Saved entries
------------------------------------------------------------------------

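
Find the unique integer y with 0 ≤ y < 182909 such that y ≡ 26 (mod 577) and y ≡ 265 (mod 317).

164471

577⁻¹ mod 317: 577×228 ≡ 1 (mod 317), so 577⁻¹ ≡ 228.
y = 26 + 577×((265 − 26)×228 mod 317) = 26 + 577×285 = 164471.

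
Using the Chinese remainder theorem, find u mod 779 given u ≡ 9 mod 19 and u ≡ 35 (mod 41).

199

19⁻¹ mod 41: 19*13 ≡ 1 (mod 41), so 19⁻¹ ≡ 13.
u = 9 + 19*((35 − 9)*13 mod 41) = 9 + 19*10 = 199.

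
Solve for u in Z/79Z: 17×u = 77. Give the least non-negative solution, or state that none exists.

51

gcd(17, 79) = 1, so a unique solution mod 79 exists.
17⁻¹ ≡ 14 (mod 79).
u ≡ 14×77 ≡ 51 (mod 79).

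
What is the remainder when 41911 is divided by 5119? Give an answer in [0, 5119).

959

41911 = 8×5119 + 959, so 41911 ≡ 959 (mod 5119).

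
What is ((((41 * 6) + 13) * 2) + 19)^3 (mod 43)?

16

41 * 6 = 246 ≡ 31 (mod 43)
31 + 13 = 44 ≡ 1 (mod 43)
1 * 2 = 2
2 + 19 = 21
(21)^3 ≡ 16 (mod 43)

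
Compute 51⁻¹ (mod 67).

46

Run the extended Euclidean algorithm:
67 = 1*51 + 16
51 = 3*16 + 3
16 = 5*3 + 1
3 = 3*1 + 0
gcd(51, 67) = 1, so the inverse exists.
Bézout: 1 = 16*67 − 21*51.
So 51⁻¹ ≡ −21 ≡ 46 (mod 67).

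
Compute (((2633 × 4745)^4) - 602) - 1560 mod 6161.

2633 × 4745 = 12493585 ≡ 5238 (mod 6161)
(5238)^4 ≡ 1046 (mod 6161)
1046 - 602 = 444
444 - 1560 = -1116 ≡ 5045 (mod 6161)

5045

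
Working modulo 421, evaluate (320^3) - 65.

242

(320)^3 ≡ 307 (mod 421)
307 - 65 = 242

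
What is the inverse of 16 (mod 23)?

13

Run the extended Euclidean algorithm:
23 = 1·16 + 7
16 = 2·7 + 2
7 = 3·2 + 1
2 = 2·1 + 0
gcd(16, 23) = 1, so the inverse exists.
Back-substitute for 1:
1 = 1·7 − 3·2
  = −3·16 + 7·7
  = 7·23 − 10·16
So 16⁻¹ ≡ −10 ≡ 13 (mod 23).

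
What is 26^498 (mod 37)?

Compute successive squares:
26^1 ≡ 26 (mod 37)
26^2 ≡ 26^2 = 676 ≡ 10 (mod 37)
26^4 ≡ 10^2 = 100 ≡ 26 (mod 37)
26^8 ≡ 26^2 = 676 ≡ 10 (mod 37)
26^16 ≡ 10^2 = 100 ≡ 26 (mod 37)
26^32 ≡ 26^2 = 676 ≡ 10 (mod 37)
26^64 ≡ 10^2 = 100 ≡ 26 (mod 37)
26^128 ≡ 26^2 = 676 ≡ 10 (mod 37)
26^256 ≡ 10^2 = 100 ≡ 26 (mod 37)
26^498 = 26^256 * 26^128 * 26^64 * 26^32 * 26^16 * 26^2 ≡ 26 * 10 * 26 * 10 * 26 * 10 (mod 37).
Accumulate the product:
26 * 10 = 260 ≡ 1
1 * 26 = 26
26 * 10 = 260 ≡ 1
1 * 26 = 26
26 * 10 = 260 ≡ 1

1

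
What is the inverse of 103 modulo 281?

251

281 = 2×103 + 75
103 = 1×75 + 28
75 = 2×28 + 19
28 = 1×19 + 9
19 = 2×9 + 1
9 = 9×1 + 0
gcd(103, 281) = 1, so the inverse exists.
Back-substitute for 1:
1 = 1×19 − 2×9
  = −2×28 + 3×19
  = 3×75 − 8×28
  = −8×103 + 11×75
  = 11×281 − 30×103
So 103⁻¹ ≡ −30 ≡ 251 (mod 281).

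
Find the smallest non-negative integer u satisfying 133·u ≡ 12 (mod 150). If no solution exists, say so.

114

gcd(133, 150) = 1, so a unique solution mod 150 exists.
133⁻¹ ≡ 97 (mod 150).
u ≡ 97·12 ≡ 114 (mod 150).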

------------------------------------------------------------------------

(WORK TASK):
Each record above, in full: retype it verbatim.

(ANSWER TO THE EXERCISE):
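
Find the unique integer y with 0 ≤ y < 182909 such that y ≡ 26 (mod 577) and y ≡ 265 (mod 317).

164471

577⁻¹ mod 317: 577×228 ≡ 1 (mod 317), so 577⁻¹ ≡ 228.
y = 26 + 577×((265 − 26)×228 mod 317) = 26 + 577×285 = 164471.

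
Using the Chinese remainder theorem, find u mod 779 given u ≡ 9 mod 19 and u ≡ 35 (mod 41).

199

19⁻¹ mod 41: 19*13 ≡ 1 (mod 41), so 19⁻¹ ≡ 13.
u = 9 + 19*((35 − 9)*13 mod 41) = 9 + 19*10 = 199.

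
Solve for u in Z/79Z: 17×u = 77. Give the least non-negative solution, or state that none exists.

51

gcd(17, 79) = 1, so a unique solution mod 79 exists.
17⁻¹ ≡ 14 (mod 79).
u ≡ 14×77 ≡ 51 (mod 79).

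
What is the remainder when 41911 is divided by 5119? Give an answer in [0, 5119).

959

41911 = 8×5119 + 959, so 41911 ≡ 959 (mod 5119).

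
What is ((((41 * 6) + 13) * 2) + 19)^3 (mod 43)?

16

41 * 6 = 246 ≡ 31 (mod 43)
31 + 13 = 44 ≡ 1 (mod 43)
1 * 2 = 2
2 + 19 = 21
(21)^3 ≡ 16 (mod 43)

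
Compute 51⁻¹ (mod 67).

46

Run the extended Euclidean algorithm:
67 = 1*51 + 16
51 = 3*16 + 3
16 = 5*3 + 1
3 = 3*1 + 0
gcd(51, 67) = 1, so the inverse exists.
Bézout: 1 = 16*67 − 21*51.
So 51⁻¹ ≡ −21 ≡ 46 (mod 67).

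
Compute (((2633 × 4745)^4) - 602) - 1560 mod 6161.

2633 × 4745 = 12493585 ≡ 5238 (mod 6161)
(5238)^4 ≡ 1046 (mod 6161)
1046 - 602 = 444
444 - 1560 = -1116 ≡ 5045 (mod 6161)

5045

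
Working modulo 421, evaluate (320^3) - 65.

242

(320)^3 ≡ 307 (mod 421)
307 - 65 = 242

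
What is the inverse of 16 (mod 23)?

13

Run the extended Euclidean algorithm:
23 = 1·16 + 7
16 = 2·7 + 2
7 = 3·2 + 1
2 = 2·1 + 0
gcd(16, 23) = 1, so the inverse exists.
Back-substitute for 1:
1 = 1·7 − 3·2
  = −3·16 + 7·7
  = 7·23 − 10·16
So 16⁻¹ ≡ −10 ≡ 13 (mod 23).

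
What is 26^498 (mod 37)?

Compute successive squares:
26^1 ≡ 26 (mod 37)
26^2 ≡ 26^2 = 676 ≡ 10 (mod 37)
26^4 ≡ 10^2 = 100 ≡ 26 (mod 37)
26^8 ≡ 26^2 = 676 ≡ 10 (mod 37)
26^16 ≡ 10^2 = 100 ≡ 26 (mod 37)
26^32 ≡ 26^2 = 676 ≡ 10 (mod 37)
26^64 ≡ 10^2 = 100 ≡ 26 (mod 37)
26^128 ≡ 26^2 = 676 ≡ 10 (mod 37)
26^256 ≡ 10^2 = 100 ≡ 26 (mod 37)
26^498 = 26^256 * 26^128 * 26^64 * 26^32 * 26^16 * 26^2 ≡ 26 * 10 * 26 * 10 * 26 * 10 (mod 37).
Accumulate the product:
26 * 10 = 260 ≡ 1
1 * 26 = 26
26 * 10 = 260 ≡ 1
1 * 26 = 26
26 * 10 = 260 ≡ 1

1

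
What is the inverse of 103 modulo 281?

251

281 = 2×103 + 75
103 = 1×75 + 28
75 = 2×28 + 19
28 = 1×19 + 9
19 = 2×9 + 1
9 = 9×1 + 0
gcd(103, 281) = 1, so the inverse exists.
Back-substitute for 1:
1 = 1×19 − 2×9
  = −2×28 + 3×19
  = 3×75 − 8×28
  = −8×103 + 11×75
  = 11×281 − 30×103
So 103⁻¹ ≡ −30 ≡ 251 (mod 281).

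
Find the smallest non-negative integer u satisfying 133·u ≡ 12 (mod 150). If no solution exists, say so.

114

gcd(133, 150) = 1, so a unique solution mod 150 exists.
133⁻¹ ≡ 97 (mod 150).
u ≡ 97·12 ≡ 114 (mod 150).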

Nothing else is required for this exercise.